*WORK TASK:* The entries below are to be duplicated exactly, with nothing left out.

*Stored data:*

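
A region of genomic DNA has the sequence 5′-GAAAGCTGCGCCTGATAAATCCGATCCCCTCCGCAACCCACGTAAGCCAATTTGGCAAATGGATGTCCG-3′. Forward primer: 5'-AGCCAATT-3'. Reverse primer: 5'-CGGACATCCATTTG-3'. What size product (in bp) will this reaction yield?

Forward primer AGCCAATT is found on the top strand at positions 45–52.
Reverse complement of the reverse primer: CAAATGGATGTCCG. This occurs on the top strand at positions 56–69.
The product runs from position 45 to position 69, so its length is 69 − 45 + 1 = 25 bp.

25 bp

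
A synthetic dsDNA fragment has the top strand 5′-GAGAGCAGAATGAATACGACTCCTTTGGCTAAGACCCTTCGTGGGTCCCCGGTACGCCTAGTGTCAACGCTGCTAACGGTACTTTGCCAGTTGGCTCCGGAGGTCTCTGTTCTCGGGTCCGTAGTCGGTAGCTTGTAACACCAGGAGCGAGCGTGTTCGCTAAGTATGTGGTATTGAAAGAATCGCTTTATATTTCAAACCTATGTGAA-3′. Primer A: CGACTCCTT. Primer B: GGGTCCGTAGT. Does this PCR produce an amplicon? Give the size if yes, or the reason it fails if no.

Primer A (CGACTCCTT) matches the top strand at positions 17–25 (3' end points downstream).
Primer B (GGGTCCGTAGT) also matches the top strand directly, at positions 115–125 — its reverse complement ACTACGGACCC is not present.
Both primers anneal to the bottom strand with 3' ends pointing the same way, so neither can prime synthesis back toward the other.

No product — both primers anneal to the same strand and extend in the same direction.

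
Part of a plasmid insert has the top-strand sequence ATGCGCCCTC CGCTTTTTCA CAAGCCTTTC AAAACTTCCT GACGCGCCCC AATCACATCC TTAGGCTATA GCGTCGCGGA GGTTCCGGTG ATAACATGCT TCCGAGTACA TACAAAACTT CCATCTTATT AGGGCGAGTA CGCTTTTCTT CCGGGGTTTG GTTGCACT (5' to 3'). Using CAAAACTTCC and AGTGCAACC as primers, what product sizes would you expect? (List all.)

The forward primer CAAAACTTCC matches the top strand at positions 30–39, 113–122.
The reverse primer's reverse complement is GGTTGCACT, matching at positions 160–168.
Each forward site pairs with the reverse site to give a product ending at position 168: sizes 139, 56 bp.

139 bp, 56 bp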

*RESPONSE BOX:*
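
A region of genomic DNA has the sequence 5′-GAAAGCTGCGCCTGATAAATCCGATCCCCTCCGCAACCCACGTAAGCCAATTTGGCAAATGGATGTCCG-3′. Forward primer: 5'-AGCCAATT-3'. Reverse primer: 5'-CGGACATCCATTTG-3'. What size product (in bp) will this reaction yield?

Forward primer AGCCAATT is found on the top strand at positions 45–52.
Reverse complement of the reverse primer: CAAATGGATGTCCG. This occurs on the top strand at positions 56–69.
The product runs from position 45 to position 69, so its length is 69 − 45 + 1 = 25 bp.

25 bp

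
A synthetic dsDNA fragment has the top strand 5′-GAGAGCAGAATGAATACGACTCCTTTGGCTAAGACCCTTCGTGGGTCCCCGGTACGCCTAGTGTCAACGCTGCTAACGGTACTTTGCCAGTTGGCTCCGGAGGTCTCTGTTCTCGGGTCCGTAGTCGGTAGCTTGTAACACCAGGAGCGAGCGTGTTCGCTAAGTATGTGGTATTGAAAGAATCGCTTTATATTTCAAACCTATGTGAA-3′. Primer A: CGACTCCTT. Primer B: GGGTCCGTAGT. Does this PCR produce an amplicon? Give the size if yes, or the reason it fails if no.

Primer A (CGACTCCTT) matches the top strand at positions 17–25 (3' end points downstream).
Primer B (GGGTCCGTAGT) also matches the top strand directly, at positions 115–125 — its reverse complement ACTACGGACCC is not present.
Both primers anneal to the bottom strand with 3' ends pointing the same way, so neither can prime synthesis back toward the other.

No product — both primers anneal to the same strand and extend in the same direction.

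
Part of a plasmid insert has the top-strand sequence ATGCGCCCTC CGCTTTTTCA CAAGCCTTTC AAAACTTCCT GACGCGCCCC AATCACATCC TTAGGCTATA GCGTCGCGGA GGTTCCGGTG ATAACATGCT TCCGAGTACA TACAAAACTT CCATCTTATT AGGGCGAGTA CGCTTTTCTT CCGGGGTTTG GTTGCACT (5' to 3'). Using CAAAACTTCC and AGTGCAACC as primers, what product sizes would you expect? (List all.)

The forward primer CAAAACTTCC matches the top strand at positions 30–39, 113–122.
The reverse primer's reverse complement is GGTTGCACT, matching at positions 160–168.
Each forward site pairs with the reverse site to give a product ending at position 168: sizes 139, 56 bp.

139 bp, 56 bp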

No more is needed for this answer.